Your task: Could you please return each line of the data that has the word "rent"?

(Items listed in a dataset)
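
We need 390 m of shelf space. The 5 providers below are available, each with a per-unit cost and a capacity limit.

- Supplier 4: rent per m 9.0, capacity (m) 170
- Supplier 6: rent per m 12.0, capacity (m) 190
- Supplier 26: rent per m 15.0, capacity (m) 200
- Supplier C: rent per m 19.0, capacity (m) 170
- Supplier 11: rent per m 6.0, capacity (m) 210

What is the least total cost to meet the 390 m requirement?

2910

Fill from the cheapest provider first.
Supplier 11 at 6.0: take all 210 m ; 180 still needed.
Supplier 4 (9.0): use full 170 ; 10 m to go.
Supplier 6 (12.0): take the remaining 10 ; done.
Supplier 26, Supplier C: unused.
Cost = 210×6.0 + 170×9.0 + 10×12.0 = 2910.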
---
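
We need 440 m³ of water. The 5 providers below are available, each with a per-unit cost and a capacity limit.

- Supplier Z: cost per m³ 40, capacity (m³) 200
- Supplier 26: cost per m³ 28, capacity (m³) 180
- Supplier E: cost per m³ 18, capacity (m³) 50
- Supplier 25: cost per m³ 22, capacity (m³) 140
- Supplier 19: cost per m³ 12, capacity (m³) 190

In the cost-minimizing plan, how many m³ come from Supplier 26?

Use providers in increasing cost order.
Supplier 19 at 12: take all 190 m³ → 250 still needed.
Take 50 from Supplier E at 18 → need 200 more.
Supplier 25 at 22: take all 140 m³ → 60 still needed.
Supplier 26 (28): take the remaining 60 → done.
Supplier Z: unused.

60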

Result below:
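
- Supplier 4: rent per m 9.0, capacity (m) 170
- Supplier 6: rent per m 12.0, capacity (m) 190
- Supplier 26: rent per m 15.0, capacity (m) 200
- Supplier C: rent per m 19.0, capacity (m) 170
- Supplier 11: rent per m 6.0, capacity (m) 210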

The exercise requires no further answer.